## Dataset records
::::
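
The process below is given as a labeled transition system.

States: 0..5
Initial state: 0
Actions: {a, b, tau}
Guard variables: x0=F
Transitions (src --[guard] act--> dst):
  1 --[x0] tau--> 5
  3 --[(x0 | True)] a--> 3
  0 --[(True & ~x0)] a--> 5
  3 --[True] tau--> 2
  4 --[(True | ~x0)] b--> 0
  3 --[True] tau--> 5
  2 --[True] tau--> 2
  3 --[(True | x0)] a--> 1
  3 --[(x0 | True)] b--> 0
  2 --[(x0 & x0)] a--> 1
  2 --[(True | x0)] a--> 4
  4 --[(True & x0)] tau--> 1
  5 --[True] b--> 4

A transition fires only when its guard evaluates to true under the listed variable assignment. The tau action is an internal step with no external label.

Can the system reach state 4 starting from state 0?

Answer: REACHABLE

Analysis:
After dropping false guards: 10 live edges.
depth 0: {0}
depth 1: {5}  now seen {0,5}
depth 2: {4}  now seen {0,4,5}
Reachable = {0,4,5}
trace reaching 4: a·b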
::::
## Try it
Beginning with the opening line above, retype the records exactly through the line with "5 --[True] b--> 4", both ends included.

## Output for this task
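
The process below is given as a labeled transition system.

States: 0..5
Initial state: 0
Actions: {a, b, tau}
Guard variables: x0=F
Transitions (src --[guard] act--> dst):
  1 --[x0] tau--> 5
  3 --[(x0 | True)] a--> 3
  0 --[(True & ~x0)] a--> 5
  3 --[True] tau--> 2
  4 --[(True | ~x0)] b--> 0
  3 --[True] tau--> 5
  2 --[True] tau--> 2
  3 --[(True | x0)] a--> 1
  3 --[(x0 | True)] b--> 0
  2 --[(x0 & x0)] a--> 1
  2 --[(True | x0)] a--> 4
  4 --[(True & x0)] tau--> 1
  5 --[True] b--> 4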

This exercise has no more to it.